== Instructions for the task ==
Of all the lines in the records below, copy only those that contain the string "unwound".

Collected data:
((

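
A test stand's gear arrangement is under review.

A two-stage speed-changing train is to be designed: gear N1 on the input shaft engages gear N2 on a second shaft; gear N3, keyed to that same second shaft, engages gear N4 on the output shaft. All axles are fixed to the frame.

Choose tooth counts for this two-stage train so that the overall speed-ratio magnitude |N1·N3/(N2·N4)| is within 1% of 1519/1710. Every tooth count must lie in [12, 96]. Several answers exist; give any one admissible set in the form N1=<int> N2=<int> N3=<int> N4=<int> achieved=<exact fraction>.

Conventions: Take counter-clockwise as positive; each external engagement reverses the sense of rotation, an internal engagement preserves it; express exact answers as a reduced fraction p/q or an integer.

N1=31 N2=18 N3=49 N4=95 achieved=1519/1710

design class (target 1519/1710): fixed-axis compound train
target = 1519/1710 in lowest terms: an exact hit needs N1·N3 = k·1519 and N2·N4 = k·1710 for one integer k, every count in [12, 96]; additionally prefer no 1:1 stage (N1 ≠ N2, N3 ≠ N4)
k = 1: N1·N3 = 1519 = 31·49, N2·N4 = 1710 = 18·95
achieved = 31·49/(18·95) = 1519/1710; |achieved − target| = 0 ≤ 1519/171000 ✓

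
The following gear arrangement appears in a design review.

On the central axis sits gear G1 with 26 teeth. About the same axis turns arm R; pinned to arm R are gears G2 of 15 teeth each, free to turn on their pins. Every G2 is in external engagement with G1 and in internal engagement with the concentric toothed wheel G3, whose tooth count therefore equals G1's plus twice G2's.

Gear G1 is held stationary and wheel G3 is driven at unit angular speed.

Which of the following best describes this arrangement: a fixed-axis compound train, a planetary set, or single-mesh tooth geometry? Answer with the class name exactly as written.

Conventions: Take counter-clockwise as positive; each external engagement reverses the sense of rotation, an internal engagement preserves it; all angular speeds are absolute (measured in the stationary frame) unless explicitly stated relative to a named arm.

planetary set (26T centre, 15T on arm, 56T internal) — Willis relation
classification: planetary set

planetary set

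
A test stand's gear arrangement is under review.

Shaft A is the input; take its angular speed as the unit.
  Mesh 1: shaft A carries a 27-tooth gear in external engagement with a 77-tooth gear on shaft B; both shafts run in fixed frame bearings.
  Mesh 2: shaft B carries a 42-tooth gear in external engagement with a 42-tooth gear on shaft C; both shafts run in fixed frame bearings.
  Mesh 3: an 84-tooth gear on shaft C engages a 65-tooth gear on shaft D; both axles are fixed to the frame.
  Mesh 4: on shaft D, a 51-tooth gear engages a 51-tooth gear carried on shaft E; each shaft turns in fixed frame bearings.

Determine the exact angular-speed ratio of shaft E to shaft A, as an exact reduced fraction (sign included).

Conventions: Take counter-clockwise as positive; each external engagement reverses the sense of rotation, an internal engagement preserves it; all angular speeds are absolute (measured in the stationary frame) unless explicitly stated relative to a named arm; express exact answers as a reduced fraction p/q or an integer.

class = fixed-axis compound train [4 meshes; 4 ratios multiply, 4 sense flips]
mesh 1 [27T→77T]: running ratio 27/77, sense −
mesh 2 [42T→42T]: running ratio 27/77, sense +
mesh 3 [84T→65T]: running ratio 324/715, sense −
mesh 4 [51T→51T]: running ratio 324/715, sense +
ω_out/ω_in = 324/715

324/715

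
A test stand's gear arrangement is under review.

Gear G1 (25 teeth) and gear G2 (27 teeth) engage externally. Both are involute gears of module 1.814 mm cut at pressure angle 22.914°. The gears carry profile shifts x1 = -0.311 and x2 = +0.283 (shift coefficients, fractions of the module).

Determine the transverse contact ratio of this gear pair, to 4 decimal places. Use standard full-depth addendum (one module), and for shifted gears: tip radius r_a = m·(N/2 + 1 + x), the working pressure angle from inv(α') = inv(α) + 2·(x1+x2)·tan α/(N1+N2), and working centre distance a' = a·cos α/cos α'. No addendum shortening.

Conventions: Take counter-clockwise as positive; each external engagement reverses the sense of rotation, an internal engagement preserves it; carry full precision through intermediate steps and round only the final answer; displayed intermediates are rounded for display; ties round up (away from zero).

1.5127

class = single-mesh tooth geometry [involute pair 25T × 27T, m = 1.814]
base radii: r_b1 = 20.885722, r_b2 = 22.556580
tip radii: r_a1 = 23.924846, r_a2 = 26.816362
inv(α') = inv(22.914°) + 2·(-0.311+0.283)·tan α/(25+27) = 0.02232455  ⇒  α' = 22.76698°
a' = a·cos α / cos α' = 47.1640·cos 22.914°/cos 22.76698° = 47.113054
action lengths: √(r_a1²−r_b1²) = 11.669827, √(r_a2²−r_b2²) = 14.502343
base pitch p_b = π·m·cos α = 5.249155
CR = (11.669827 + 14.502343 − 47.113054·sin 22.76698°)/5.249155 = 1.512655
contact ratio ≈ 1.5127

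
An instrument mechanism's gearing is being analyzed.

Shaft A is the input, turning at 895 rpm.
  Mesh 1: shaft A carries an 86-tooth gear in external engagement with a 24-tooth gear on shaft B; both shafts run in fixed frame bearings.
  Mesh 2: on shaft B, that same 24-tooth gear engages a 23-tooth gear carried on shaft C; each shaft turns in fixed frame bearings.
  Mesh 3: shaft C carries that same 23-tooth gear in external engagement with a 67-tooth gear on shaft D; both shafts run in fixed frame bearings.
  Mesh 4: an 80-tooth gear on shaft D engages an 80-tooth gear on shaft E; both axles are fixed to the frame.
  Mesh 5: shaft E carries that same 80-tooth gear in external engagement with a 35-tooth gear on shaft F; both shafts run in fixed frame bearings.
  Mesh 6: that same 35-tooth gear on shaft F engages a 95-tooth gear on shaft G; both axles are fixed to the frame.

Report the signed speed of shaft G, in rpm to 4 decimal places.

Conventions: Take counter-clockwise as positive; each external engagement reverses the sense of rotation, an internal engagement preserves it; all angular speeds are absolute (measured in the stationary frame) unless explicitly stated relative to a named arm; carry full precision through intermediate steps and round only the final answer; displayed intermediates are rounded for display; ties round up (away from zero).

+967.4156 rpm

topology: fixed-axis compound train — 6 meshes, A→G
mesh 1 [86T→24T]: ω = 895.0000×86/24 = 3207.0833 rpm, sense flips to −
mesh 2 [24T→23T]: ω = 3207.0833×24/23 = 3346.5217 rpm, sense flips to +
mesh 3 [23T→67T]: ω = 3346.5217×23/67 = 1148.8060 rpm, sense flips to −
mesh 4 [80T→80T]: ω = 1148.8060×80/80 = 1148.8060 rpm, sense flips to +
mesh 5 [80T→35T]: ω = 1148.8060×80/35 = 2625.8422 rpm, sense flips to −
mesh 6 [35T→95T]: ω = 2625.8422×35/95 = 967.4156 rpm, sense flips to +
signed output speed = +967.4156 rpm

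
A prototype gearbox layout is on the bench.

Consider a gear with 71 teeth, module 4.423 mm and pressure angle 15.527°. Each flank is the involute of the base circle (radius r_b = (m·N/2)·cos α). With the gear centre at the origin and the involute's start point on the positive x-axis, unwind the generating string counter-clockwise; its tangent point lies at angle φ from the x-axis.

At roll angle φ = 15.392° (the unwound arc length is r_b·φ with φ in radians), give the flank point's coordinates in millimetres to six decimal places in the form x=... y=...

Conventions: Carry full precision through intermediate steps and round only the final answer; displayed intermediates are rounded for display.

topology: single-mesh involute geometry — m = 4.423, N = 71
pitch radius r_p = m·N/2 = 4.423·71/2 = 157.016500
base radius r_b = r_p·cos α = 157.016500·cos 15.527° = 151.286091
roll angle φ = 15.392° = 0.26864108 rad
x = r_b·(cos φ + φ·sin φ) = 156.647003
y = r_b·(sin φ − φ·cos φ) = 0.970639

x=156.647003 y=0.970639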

))
((

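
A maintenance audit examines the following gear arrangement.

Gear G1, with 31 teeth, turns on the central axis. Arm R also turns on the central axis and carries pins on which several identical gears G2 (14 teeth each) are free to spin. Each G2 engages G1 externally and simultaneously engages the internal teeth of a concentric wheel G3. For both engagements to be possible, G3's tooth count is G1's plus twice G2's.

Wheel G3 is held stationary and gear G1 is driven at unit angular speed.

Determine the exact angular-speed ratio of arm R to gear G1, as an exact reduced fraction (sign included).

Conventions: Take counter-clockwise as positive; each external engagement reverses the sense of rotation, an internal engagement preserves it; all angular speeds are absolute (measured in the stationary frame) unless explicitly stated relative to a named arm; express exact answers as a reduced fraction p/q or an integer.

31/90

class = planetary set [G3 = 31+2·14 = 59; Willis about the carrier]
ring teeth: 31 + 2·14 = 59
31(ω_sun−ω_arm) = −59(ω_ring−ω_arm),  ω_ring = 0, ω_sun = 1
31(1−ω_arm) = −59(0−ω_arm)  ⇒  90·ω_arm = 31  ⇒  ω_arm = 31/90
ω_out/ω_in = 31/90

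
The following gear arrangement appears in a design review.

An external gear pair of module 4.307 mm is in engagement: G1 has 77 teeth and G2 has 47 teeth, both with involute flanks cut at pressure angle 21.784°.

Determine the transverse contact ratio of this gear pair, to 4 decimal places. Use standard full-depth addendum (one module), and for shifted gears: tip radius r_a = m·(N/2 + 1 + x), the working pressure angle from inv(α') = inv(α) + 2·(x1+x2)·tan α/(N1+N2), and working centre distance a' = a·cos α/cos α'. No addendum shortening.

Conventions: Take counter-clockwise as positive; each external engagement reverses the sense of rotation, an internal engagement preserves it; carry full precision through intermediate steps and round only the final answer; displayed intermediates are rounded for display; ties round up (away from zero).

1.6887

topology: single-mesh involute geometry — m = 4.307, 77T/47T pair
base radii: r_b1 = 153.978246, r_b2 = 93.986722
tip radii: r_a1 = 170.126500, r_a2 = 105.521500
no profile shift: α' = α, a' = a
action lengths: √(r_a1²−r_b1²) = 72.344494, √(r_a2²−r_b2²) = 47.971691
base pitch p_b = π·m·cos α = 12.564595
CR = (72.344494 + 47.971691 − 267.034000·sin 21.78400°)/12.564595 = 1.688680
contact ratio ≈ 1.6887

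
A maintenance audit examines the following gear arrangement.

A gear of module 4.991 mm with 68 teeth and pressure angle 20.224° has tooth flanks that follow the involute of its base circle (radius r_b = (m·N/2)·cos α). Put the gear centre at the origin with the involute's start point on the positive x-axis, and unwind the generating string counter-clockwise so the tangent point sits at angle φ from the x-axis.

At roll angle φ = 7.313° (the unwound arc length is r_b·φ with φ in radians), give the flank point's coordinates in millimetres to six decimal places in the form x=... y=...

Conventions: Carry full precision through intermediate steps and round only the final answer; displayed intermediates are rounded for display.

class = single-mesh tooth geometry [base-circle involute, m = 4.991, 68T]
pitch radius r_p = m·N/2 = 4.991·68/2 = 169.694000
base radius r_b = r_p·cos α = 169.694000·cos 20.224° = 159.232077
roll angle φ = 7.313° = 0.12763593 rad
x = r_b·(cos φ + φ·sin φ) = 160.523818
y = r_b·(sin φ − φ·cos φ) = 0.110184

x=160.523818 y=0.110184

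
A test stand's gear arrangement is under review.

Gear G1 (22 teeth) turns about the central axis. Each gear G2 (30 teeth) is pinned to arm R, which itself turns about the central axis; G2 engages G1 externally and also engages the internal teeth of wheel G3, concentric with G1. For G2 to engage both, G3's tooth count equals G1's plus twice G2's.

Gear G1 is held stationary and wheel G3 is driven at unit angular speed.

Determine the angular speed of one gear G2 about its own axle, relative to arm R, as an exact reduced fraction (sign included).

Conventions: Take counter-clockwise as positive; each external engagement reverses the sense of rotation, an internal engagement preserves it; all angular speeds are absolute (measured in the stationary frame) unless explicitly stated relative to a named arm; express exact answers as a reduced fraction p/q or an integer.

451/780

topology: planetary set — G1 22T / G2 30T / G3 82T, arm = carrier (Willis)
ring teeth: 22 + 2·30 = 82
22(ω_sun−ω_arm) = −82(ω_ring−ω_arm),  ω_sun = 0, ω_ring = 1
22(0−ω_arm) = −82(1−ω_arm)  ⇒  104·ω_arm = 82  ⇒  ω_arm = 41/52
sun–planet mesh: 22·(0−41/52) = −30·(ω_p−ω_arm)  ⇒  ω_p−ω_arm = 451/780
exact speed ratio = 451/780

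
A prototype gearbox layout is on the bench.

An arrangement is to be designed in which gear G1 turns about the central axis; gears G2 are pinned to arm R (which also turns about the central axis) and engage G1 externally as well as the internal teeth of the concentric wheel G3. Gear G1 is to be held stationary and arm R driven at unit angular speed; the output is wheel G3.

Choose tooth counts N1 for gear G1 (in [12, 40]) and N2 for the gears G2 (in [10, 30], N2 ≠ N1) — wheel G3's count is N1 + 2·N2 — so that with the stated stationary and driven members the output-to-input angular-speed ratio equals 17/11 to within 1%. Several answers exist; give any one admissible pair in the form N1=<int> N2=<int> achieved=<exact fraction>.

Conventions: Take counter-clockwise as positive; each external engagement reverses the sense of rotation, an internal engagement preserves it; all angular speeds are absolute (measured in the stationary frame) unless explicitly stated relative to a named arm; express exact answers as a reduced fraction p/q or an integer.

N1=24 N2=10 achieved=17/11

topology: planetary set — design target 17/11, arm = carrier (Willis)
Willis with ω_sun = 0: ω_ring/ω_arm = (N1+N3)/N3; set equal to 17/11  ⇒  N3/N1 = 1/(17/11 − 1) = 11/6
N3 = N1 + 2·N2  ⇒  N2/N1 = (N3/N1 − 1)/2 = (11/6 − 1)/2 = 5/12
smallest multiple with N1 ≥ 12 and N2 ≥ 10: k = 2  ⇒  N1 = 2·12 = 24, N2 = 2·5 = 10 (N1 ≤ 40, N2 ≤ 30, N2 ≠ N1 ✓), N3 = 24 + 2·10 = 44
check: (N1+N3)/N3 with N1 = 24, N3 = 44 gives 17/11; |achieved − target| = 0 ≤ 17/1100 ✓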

))

== Answer for the task ==
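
At roll angle φ = 15.392° (the unwound arc length is r_b·φ with φ in radians), give the flank point's coordinates in millimetres to six decimal places in the form x=... y=...
At roll angle φ = 7.313° (the unwound arc length is r_b·φ with φ in radians), give the flank point's coordinates in millimetres to six decimal places in the form x=... y=...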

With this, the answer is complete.